* _Task_: Reproduce each line from the first in the data through the line that contains "d/dv [0.86*v^4 +" exactly; give nothing else.

---

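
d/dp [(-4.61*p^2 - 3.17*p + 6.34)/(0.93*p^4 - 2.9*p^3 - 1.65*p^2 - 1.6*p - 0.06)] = (8.5746*p^5 - 4.5247*p^4 - 41.9708*p^3 + 57.3035*p^2 + 21.4752*p + 10.3342)/(0.8649*p^8 - 5.394*p^7 + 5.341*p^6 + 6.594*p^5 + 11.8909*p^4 + 5.628*p^3 + 2.758*p^2 + 0.192*p + 0.0036)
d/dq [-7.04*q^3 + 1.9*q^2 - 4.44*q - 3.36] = -21.12*q^2 + 3.8*q - 4.44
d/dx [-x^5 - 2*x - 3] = -5*x^4 - 2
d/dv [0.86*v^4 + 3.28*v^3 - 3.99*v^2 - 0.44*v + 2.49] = 3.44*v^3 + 9.84*v^2 - 7.98*v - 0.44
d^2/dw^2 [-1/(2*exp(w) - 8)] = (-exp(w) - 4)*exp(w)/(2*(exp(w) - 4)^3)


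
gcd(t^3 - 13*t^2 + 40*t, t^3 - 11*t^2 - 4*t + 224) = t - 8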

---

* _Solution for this task_:
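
d/dp [(-4.61*p^2 - 3.17*p + 6.34)/(0.93*p^4 - 2.9*p^3 - 1.65*p^2 - 1.6*p - 0.06)] = (8.5746*p^5 - 4.5247*p^4 - 41.9708*p^3 + 57.3035*p^2 + 21.4752*p + 10.3342)/(0.8649*p^8 - 5.394*p^7 + 5.341*p^6 + 6.594*p^5 + 11.8909*p^4 + 5.628*p^3 + 2.758*p^2 + 0.192*p + 0.0036)
d/dq [-7.04*q^3 + 1.9*q^2 - 4.44*q - 3.36] = -21.12*q^2 + 3.8*q - 4.44
d/dx [-x^5 - 2*x - 3] = -5*x^4 - 2
d/dv [0.86*v^4 + 3.28*v^3 - 3.99*v^2 - 0.44*v + 2.49] = 3.44*v^3 + 9.84*v^2 - 7.98*v - 0.44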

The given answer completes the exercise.